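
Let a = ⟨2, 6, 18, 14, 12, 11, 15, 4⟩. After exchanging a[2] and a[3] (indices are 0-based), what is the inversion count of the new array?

12 inversions

Positions 2 and 3 hold 18 and 14; after swapping, the array is [2, 6, 14, 18, 12, 11, 15, 4].
Element-by-element contributions:
2: 0
6: 1
14: 3
18: 4
12: 2
11: 1
15: 1
4: 0
Sum: 0 + 1 + 3 + 4 + 2 + 1 + 1 + 0 = 12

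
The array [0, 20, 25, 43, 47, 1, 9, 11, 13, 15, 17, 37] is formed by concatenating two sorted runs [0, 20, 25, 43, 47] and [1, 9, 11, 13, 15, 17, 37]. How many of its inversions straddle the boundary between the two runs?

For each element r of the right run, count left-run elements greater than r:
r = 1: 20, 25, 43, 47 → 4
r = 9: 20, 25, 43, 47 → 4
r = 11: 20, 25, 43, 47 → 4
r = 13: 20, 25, 43, 47 → 4
r = 15: 20, 25, 43, 47 → 4
r = 17: 20, 25, 43, 47 → 4
r = 37: 43, 47 → 2
Cross-inversions: 4 + 4 + 4 + 4 + 4 + 4 + 2 = 26

There are 26 cross-inversions.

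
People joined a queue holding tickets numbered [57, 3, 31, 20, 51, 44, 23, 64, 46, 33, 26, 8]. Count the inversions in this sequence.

Out-of-order pairs: 36

Count, for each position, how many later elements it exceeds:
57 → 3, 31, 20, 51, 44, 23, 46, 33, 26, 8 → 10
3 → none → 0
31 → 20, 23, 26, 8 → 4
20 → 8 → 1
51 → 44, 23, 46, 33, 26, 8 → 6
44 → 23, 33, 26, 8 → 4
23 → 8 → 1
64 → 46, 33, 26, 8 → 4
46 → 33, 26, 8 → 3
33 → 26, 8 → 2
26 → 8 → 1
8 → none → 0
Sum: 10 + 0 + 4 + 1 + 6 + 4 + 1 + 4 + 3 + 2 + 1 + 0 = 36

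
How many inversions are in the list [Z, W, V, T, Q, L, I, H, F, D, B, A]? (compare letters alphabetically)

66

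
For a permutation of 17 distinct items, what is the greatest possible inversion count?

The maximum occurs when the array is in strictly decreasing order: every one of the C(17, 2) pairs is inverted.
C(17, 2) = 17·16/2 = 136

136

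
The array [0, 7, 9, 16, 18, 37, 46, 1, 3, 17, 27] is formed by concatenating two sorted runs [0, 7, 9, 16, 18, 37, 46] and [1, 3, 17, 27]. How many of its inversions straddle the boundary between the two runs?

17

For each element r of the right run, count left-run elements greater than r:
r = 1: 7, 9, 16, 18, 37, 46 → 6
r = 3: 7, 9, 16, 18, 37, 46 → 6
r = 17: 18, 37, 46 → 3
r = 27: 37, 46 → 2
Cross-inversions: 6 + 6 + 3 + 2 = 17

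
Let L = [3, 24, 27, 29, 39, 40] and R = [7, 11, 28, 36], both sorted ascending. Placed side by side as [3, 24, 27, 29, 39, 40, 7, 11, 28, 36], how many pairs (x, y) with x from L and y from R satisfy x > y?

Count, for every r in R, how many entries of L exceed r:
r = 7: 24, 27, 29, 39, 40 → 5
r = 11: 24, 27, 29, 39, 40 → 5
r = 28: 29, 39, 40 → 3
r = 36: 39, 40 → 2
Cross-inversions: 5 + 5 + 3 + 2 = 15

There are 15 split inversions.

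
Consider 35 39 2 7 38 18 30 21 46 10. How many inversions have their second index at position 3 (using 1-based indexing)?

The element at index 3 is 2.
Elements before it: 35, 39
Those larger than 2: 35, 39

2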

----

Would you output the lines from the one that contains "How many inversions are" to the end of the data, both ends included, exactly as they appear?

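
How many inversions are in the list [Z, W, V, T, Q, L, I, H, F, D, B, A]? (compare letters alphabetically)

66

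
For a permutation of 17 distinct items, what is the greatest possible inversion count?

The maximum occurs when the array is in strictly decreasing order: every one of the C(17, 2) pairs is inverted.
C(17, 2) = 17·16/2 = 136

136

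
The array [0, 7, 9, 16, 18, 37, 46, 1, 3, 17, 27] is formed by concatenating two sorted runs [0, 7, 9, 16, 18, 37, 46] and [1, 3, 17, 27]. How many of its inversions straddle the boundary between the two runs?

17

For each element r of the right run, count left-run elements greater than r:
r = 1: 7, 9, 16, 18, 37, 46 → 6
r = 3: 7, 9, 16, 18, 37, 46 → 6
r = 17: 18, 37, 46 → 3
r = 27: 37, 46 → 2
Cross-inversions: 6 + 6 + 3 + 2 = 17

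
Let L = [3, 24, 27, 29, 39, 40] and R = [7, 11, 28, 36], both sorted ascending. Placed side by side as [3, 24, 27, 29, 39, 40, 7, 11, 28, 36], how many pairs (x, y) with x from L and y from R satisfy x > y?

Count, for every r in R, how many entries of L exceed r:
r = 7: 24, 27, 29, 39, 40 → 5
r = 11: 24, 27, 29, 39, 40 → 5
r = 28: 29, 39, 40 → 3
r = 36: 39, 40 → 2
Cross-inversions: 5 + 5 + 3 + 2 = 15

There are 15 split inversions.

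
Consider 35 39 2 7 38 18 30 21 46 10. How many inversions have their second index at position 3 (using 1-based indexing)?

The element at index 3 is 2.
Elements before it: 35, 39
Those larger than 2: 35, 39

2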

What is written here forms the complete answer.